The lines below that include the word "sells" are to be reported.

++++++++++

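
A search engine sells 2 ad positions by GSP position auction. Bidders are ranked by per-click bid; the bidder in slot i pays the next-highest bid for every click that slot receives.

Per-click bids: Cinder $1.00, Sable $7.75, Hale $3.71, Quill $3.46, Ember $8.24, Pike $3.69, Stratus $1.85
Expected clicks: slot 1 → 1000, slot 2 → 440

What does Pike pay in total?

Pike pays $0.00

Ranked by bid: $8.24 (Ember) > $7.75 (Sable) > $3.71 (Hale) > …
Pike ranks below slot 2 → no slot, pays nothing.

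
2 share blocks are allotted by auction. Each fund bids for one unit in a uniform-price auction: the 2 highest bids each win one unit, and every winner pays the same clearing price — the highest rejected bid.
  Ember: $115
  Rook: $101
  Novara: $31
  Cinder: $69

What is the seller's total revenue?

Total revenue: $138

Bids ranked high→low: 115 (Ember), 101 (Rook), 69 (Cinder), 31 (Novara)
Top 2: Ember, Rook.
Highest unsuccessful bid: $69 → clearing price.
Total revenue = 2 × $69 = $138.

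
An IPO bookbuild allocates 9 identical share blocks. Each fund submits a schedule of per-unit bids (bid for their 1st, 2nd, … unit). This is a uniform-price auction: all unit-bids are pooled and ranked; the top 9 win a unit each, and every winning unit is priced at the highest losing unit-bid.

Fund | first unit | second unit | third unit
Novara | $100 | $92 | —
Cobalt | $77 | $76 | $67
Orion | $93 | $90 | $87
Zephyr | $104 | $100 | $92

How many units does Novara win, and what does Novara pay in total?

Merging the schedules and taking the best 9: 104 (Zephyr-1), 100 (Novara-1), 100 (Zephyr-2), 93 (Orion-1), 92 (Novara-2), 92 (Zephyr-3), 90 (Orion-2), 87 (Orion-3), 77 (Cobalt-1)
The (k+1)-th unit-bid is $76.
Novara wins 2 unit(s) at $76 each.

Novara: 2 units, pays $152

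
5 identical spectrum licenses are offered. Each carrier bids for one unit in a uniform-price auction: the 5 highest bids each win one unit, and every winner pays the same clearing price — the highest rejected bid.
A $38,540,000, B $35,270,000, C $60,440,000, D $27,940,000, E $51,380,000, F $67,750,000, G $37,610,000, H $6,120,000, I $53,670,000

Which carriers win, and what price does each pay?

F, C, I, E, A; each pays $37,610,000

Ordering the bids: 67,750,000 (F), 60,440,000 (C), 53,670,000 (I), 51,380,000 (E), 38,540,000 (A), 37,610,000 (G), 35,270,000 (B), …
Top 5: F, C, I, E, A.
Highest unsuccessful bid: $37,610,000 → clearing price.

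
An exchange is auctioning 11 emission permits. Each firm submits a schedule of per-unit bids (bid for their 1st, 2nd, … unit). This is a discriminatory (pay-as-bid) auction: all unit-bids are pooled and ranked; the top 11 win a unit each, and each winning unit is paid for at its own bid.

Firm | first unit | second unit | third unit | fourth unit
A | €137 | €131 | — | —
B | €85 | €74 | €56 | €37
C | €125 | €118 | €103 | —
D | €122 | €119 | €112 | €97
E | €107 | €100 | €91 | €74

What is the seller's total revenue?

Total revenue: €1,271

Merging the schedules and taking the best 11: 137 (A-1), 131 (A-2), 125 (C-1), 122 (D-1), 119 (D-2), 118 (C-2), 112 (D-3), 107 (E-1), 103 (C-3), 100 (E-2), 97 (D-4)
Next rejected bid: €91 (not a price — pay-as-bid).
Each winning unit pays its own bid.
Revenue = 137 + 131 + 125 + 122 + 119 + 118 + 112 + 107 + 103 + 100 + 97 = €1,271.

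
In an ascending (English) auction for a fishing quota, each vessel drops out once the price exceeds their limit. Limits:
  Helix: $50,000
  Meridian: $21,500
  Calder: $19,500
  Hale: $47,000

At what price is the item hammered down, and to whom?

Limits ranked: 50,000 (Helix) > 47,000 (Hale) > 21,500 (Meridian) > 19,500 (Calder)
Once the price passes $47,000, only Helix is left; the hammer falls at Hale's limit of $47,000.

Helix wins at $47,000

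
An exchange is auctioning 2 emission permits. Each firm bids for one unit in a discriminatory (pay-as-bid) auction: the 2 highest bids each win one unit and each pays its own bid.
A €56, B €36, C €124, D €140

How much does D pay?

Sorting: 140 (D), 124 (C), 56 (A), 36 (B)
The 2 highest are D, C.
D wins → own bid €140.

D pays €140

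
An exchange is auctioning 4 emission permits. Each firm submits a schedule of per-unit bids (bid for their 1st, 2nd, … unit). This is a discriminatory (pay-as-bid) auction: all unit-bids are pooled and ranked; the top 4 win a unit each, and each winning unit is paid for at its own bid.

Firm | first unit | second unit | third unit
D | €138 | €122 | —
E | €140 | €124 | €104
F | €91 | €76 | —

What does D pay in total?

D pays €260

Merging the schedules and taking the best 4: 140 (E-1), 138 (D-1), 124 (E-2), 122 (D-2)
Next rejected bid: €104 (not a price — pay-as-bid).
D's winning unit-bids: 138 + 122 = €260.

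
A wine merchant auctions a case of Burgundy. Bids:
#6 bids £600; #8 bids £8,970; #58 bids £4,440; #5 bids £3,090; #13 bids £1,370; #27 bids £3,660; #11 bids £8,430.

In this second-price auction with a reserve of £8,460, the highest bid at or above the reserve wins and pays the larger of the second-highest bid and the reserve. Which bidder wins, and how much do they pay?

Bids in order: 8,970 (#8) > 8,430 (#11) > 4,440 (#58) > 3,660 (#27) > 3,090 (#5) > 1,370 (#13) > …
#8 has the top bid at or above the reserve (£8,970).
Second-highest bid £8,430 is below the reserve £8,460, so the reserve binds → payment £8,460.

#8 pays £8,460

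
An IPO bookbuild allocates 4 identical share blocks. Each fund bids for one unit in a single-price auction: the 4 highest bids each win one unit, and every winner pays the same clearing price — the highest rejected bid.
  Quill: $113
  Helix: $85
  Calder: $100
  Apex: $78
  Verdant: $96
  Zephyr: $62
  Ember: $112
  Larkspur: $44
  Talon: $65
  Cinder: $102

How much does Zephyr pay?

Ordering the bids: 113 (Quill), 112 (Ember), 102 (Cinder), 100 (Calder), 96 (Verdant), 85 (Helix), …
Top 4: Quill, Ember, Cinder, Calder.
Clearing price = highest rejected bid = $96.
Zephyr does not win → pays $0.

Zephyr pays $0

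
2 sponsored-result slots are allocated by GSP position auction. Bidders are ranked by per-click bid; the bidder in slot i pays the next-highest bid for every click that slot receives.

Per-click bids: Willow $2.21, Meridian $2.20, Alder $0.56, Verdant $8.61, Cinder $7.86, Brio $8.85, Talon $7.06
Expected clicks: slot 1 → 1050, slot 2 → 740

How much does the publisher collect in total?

Ranked by bid: $8.85 (Brio) > $8.61 (Verdant) > $7.86 (Cinder) > …
Slot 1: Brio pays $8.61 × 1050 = $9040.50
Slot 2: Verdant pays $7.86 × 740 = $5816.40
Total = $14856.90

Total revenue: $14856.90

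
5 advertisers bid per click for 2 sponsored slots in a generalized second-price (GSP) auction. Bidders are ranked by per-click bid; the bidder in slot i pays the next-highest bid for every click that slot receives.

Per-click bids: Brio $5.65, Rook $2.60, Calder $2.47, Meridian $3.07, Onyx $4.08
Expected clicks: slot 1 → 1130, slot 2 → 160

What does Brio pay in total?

Per-click bids in order: $5.65 (Brio) > $4.08 (Onyx) > $3.07 (Meridian) > …
Brio holds slot 1 → pays next bid $4.08 × 1130 clicks = $4610.40.

Brio pays $4610.40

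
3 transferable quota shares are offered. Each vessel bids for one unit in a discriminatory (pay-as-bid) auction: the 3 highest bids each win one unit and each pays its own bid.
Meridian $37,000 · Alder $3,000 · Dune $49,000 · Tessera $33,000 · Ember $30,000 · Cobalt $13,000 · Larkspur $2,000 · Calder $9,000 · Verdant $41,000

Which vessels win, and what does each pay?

Sorting: 49,000 (Dune), 41,000 (Verdant), 37,000 (Meridian), 33,000 (Tessera), 30,000 (Ember), …
The 3 highest are Dune, Verdant, Meridian.
Each winner pays its own bid: Dune $49,000, Verdant $41,000, Meridian $37,000.

Dune $49,000, Verdant $41,000, Meridian $37,000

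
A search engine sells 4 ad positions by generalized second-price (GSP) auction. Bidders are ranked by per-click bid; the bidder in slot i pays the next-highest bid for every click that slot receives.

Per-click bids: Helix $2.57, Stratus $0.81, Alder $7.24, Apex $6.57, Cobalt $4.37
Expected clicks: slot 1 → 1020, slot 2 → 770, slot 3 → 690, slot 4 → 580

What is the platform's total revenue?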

++++++++++

Answer:
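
A search engine sells 2 ad positions by GSP position auction. Bidders are ranked by per-click bid; the bidder in slot i pays the next-highest bid for every click that slot receives.
A search engine sells 4 ad positions by generalized second-price (GSP) auction. Bidders are ranked by per-click bid; the bidder in slot i pays the next-highest bid for every click that slot receives.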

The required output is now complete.